--- Supplied information Enclosed Below ---
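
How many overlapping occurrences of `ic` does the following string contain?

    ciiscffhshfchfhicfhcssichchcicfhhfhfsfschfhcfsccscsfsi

3

Sliding a length-2 window over the 54 characters (53 positions):
  position 16–17: ic
  position 23–24: ic
  position 29–30: ic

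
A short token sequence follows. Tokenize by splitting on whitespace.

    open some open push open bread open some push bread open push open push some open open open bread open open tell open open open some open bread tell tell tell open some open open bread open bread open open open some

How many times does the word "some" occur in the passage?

6

Scanning the 42 tokens for "some":
  position 2: some
  position 8: some
  position 15: some
  position 26: some
  position 33: some
  position 42: some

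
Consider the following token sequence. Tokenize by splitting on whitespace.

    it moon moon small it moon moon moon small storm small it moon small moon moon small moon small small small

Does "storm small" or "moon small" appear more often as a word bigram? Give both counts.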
--- End of Enclosed Supplied information ---
--- Instructions to follow ---
Only the lines from the top of the data through the line that contains "A short token" should be quoted, exactly as they stand.

--- Written answer ---
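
How many overlapping occurrences of `ic` does the following string contain?

    ciiscffhshfchfhicfhcssichchcicfhhfhfsfschfhcfsccscsfsi

3

Sliding a length-2 window over the 54 characters (53 positions):
  position 16–17: ic
  position 23–24: ic
  position 29–30: ic

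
A short token sequence follows. Tokenize by splitting on whitespace.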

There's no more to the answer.